WHAT IS REQUIRED
What do the lines say, reproduced word for word, from the first of the entries below through the line bearing "Nimbus: Route 5"?
━━━ DATA SUPPLIED ━━━
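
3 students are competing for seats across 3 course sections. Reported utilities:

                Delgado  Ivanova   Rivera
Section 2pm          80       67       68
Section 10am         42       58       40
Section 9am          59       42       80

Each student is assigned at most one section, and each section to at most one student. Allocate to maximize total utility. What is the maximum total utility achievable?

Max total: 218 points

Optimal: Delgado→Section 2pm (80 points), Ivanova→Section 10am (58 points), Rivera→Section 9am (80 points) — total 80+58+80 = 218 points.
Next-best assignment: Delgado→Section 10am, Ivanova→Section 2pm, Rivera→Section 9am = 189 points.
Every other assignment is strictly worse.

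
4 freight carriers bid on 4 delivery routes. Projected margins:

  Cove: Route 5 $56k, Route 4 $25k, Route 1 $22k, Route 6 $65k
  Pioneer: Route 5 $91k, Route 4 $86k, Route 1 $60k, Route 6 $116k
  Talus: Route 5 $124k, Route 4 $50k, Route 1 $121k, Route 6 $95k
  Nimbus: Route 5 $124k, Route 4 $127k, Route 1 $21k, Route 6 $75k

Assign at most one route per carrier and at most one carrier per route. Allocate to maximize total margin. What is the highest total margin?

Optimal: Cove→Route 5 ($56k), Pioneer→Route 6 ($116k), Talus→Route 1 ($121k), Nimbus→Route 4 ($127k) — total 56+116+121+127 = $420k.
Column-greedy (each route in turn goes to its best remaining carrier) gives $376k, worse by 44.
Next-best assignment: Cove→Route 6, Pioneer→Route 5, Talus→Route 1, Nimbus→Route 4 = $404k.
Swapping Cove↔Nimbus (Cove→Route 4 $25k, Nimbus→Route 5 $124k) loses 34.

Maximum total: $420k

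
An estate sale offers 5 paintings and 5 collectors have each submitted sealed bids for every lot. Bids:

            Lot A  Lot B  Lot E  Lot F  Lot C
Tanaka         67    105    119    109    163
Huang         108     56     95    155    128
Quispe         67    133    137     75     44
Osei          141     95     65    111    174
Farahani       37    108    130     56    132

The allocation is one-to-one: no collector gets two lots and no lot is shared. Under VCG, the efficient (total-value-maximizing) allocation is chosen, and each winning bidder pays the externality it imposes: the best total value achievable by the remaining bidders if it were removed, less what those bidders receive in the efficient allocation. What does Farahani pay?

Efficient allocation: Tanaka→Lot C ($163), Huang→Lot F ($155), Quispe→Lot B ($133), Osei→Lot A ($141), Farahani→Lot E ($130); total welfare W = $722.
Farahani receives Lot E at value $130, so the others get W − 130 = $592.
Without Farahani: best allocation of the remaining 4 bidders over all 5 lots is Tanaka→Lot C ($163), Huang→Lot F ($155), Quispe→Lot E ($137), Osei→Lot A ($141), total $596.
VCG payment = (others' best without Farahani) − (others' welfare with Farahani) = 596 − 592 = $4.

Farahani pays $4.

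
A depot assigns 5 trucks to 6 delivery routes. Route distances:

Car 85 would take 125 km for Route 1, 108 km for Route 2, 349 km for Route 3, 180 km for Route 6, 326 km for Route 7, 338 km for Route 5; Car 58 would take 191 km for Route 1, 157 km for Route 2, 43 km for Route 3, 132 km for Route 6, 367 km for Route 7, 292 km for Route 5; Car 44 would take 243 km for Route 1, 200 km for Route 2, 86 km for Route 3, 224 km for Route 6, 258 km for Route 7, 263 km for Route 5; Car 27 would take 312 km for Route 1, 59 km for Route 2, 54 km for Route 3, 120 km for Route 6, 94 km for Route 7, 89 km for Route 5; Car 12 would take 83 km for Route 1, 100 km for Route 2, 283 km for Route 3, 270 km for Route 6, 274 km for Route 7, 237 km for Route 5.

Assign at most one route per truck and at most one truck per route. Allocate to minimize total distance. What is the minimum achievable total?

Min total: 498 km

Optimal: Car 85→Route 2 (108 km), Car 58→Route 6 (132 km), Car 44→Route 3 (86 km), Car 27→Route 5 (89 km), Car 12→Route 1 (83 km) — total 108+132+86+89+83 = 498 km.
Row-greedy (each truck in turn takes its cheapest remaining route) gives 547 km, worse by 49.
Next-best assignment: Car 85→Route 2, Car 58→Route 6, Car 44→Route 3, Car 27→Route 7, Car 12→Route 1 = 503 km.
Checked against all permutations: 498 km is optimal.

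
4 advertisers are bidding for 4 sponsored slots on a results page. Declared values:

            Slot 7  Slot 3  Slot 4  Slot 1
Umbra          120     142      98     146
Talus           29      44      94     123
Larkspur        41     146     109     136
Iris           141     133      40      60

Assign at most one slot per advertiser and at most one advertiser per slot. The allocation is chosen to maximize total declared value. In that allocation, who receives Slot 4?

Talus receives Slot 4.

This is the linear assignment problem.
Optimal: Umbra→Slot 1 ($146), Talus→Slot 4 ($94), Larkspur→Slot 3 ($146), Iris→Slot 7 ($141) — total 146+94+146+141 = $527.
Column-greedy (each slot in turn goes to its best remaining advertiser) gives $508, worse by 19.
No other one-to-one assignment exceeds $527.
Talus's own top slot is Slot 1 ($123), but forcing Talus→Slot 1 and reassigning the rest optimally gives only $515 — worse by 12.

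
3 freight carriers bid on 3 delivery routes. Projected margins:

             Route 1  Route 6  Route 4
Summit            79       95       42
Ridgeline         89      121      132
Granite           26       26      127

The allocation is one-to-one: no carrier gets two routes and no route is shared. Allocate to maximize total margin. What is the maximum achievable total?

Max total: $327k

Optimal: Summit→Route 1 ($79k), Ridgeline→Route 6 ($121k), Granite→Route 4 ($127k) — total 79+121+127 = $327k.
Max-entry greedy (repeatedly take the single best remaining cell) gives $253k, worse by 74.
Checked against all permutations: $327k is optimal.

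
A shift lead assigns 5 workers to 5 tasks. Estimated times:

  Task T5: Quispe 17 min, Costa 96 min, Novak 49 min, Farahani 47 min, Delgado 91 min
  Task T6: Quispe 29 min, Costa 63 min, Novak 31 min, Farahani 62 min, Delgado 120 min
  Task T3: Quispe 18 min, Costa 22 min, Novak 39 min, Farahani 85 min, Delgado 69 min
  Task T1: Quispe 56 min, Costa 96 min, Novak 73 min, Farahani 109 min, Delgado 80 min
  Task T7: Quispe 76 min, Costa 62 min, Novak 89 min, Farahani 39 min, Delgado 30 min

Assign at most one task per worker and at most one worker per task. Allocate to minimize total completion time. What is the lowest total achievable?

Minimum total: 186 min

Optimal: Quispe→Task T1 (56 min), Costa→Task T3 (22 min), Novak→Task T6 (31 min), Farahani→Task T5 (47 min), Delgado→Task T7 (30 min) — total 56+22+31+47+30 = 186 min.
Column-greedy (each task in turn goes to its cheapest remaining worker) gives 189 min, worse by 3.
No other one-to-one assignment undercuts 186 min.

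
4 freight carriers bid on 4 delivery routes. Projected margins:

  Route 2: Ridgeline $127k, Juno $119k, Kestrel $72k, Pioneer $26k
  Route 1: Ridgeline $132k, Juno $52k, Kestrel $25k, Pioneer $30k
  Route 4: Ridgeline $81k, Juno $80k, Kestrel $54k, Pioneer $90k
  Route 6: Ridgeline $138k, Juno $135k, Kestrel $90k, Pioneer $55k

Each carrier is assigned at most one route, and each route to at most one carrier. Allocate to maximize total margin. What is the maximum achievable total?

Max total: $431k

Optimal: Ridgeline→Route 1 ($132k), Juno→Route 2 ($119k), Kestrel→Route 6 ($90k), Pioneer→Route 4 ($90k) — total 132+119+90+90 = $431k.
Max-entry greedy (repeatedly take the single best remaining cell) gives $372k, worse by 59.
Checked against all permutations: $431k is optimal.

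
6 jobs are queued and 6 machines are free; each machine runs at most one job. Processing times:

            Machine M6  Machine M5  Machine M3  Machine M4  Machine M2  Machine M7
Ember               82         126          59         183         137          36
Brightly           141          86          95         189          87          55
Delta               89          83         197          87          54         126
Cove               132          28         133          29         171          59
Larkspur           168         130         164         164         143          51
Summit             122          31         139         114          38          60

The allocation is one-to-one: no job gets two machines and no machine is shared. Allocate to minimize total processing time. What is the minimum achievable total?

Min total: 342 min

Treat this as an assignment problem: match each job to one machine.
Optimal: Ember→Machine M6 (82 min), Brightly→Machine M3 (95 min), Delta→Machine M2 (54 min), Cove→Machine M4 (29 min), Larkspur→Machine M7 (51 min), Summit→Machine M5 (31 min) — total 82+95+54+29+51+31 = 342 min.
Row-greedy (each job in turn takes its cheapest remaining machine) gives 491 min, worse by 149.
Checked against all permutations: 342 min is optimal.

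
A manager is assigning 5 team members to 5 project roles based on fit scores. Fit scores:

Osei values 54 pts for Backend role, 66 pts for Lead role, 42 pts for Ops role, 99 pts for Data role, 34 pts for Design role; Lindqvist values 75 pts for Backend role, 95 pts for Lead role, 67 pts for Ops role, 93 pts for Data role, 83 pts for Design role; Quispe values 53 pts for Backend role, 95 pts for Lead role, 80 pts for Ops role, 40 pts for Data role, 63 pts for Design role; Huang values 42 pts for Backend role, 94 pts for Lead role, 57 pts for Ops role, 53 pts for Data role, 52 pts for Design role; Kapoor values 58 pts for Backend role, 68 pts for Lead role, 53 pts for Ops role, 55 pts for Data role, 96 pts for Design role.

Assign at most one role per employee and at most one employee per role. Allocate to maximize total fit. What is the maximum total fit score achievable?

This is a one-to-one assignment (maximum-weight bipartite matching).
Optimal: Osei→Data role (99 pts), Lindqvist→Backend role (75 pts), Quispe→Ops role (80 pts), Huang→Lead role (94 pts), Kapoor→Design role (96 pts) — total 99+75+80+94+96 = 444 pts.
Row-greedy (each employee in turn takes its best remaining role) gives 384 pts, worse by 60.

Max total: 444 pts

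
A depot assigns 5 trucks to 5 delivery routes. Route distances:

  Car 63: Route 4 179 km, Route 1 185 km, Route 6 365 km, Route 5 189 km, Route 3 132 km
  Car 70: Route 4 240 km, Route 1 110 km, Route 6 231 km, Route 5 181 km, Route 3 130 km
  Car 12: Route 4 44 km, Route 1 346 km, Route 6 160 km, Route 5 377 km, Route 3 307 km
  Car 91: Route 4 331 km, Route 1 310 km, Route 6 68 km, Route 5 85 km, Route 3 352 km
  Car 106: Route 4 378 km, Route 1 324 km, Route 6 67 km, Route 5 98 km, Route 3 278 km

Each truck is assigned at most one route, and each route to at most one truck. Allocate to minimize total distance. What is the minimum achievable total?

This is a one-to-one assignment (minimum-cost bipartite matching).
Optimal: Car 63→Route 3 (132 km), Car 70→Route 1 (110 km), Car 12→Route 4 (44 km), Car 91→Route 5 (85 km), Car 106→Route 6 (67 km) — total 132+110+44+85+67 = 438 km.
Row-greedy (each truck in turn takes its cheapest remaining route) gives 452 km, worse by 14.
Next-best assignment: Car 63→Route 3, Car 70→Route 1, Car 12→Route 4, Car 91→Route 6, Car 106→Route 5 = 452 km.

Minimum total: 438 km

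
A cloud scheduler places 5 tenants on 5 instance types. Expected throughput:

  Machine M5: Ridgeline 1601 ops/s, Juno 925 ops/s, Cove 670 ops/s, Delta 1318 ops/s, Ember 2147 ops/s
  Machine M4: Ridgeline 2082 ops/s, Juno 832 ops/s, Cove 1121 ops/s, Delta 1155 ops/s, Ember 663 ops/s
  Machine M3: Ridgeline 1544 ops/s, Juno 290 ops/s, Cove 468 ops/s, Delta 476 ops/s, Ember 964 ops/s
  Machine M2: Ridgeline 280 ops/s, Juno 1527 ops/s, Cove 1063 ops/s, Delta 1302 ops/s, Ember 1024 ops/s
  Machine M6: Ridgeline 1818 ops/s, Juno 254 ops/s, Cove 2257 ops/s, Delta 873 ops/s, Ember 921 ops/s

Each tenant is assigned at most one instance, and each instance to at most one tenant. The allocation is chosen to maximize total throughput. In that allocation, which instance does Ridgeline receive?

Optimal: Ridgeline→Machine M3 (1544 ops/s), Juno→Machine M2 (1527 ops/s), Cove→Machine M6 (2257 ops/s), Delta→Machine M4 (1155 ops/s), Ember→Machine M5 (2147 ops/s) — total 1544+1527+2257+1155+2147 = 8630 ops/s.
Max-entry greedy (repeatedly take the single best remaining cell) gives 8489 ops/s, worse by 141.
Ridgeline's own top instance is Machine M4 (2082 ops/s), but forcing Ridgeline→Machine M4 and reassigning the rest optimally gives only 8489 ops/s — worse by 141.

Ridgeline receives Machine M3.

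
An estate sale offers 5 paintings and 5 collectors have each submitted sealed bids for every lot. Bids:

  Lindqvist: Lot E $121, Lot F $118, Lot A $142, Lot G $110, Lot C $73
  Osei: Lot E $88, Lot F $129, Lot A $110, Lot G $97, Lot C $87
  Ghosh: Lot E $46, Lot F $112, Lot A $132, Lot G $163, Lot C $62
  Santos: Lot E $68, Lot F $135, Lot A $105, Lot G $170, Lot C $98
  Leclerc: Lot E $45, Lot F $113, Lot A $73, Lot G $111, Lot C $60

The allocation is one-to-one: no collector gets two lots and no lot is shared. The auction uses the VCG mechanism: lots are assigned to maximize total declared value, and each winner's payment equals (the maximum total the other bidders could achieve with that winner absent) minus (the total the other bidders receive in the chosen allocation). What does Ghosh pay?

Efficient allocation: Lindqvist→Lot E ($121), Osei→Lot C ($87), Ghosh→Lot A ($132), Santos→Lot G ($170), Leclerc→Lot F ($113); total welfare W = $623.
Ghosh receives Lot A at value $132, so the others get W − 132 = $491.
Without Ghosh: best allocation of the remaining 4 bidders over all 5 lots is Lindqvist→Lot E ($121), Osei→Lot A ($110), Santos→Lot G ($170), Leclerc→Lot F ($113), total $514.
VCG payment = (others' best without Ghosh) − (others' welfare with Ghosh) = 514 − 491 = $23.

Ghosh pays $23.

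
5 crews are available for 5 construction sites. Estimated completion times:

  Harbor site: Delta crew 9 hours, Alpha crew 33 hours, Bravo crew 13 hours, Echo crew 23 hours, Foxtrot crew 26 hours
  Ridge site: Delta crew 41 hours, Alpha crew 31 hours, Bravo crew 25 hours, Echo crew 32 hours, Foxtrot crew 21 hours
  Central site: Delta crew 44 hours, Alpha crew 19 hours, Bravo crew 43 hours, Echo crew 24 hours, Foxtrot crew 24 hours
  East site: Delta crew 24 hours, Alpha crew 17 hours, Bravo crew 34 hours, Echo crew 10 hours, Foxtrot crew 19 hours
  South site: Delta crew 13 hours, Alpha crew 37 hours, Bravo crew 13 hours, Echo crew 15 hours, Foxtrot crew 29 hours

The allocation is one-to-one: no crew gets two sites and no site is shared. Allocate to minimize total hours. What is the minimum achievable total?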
━━━
ANSWER TO THIS TASK
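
3 students are competing for seats across 3 course sections. Reported utilities:

                Delgado  Ivanova   Rivera
Section 2pm          80       67       68
Section 10am         42       58       40
Section 9am          59       42       80

Each student is assigned at most one section, and each section to at most one student. Allocate to maximize total utility. What is the maximum total utility achievable?

Max total: 218 points

Optimal: Delgado→Section 2pm (80 points), Ivanova→Section 10am (58 points), Rivera→Section 9am (80 points) — total 80+58+80 = 218 points.
Next-best assignment: Delgado→Section 10am, Ivanova→Section 2pm, Rivera→Section 9am = 189 points.
Every other assignment is strictly worse.

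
4 freight carriers bid on 4 delivery routes. Projected margins:

  Cove: Route 5 $56k, Route 4 $25k, Route 1 $22k, Route 6 $65k
  Pioneer: Route 5 $91k, Route 4 $86k, Route 1 $60k, Route 6 $116k
  Talus: Route 5 $124k, Route 4 $50k, Route 1 $121k, Route 6 $95k
  Nimbus: Route 5 $124k, Route 4 $127k, Route 1 $21k, Route 6 $75k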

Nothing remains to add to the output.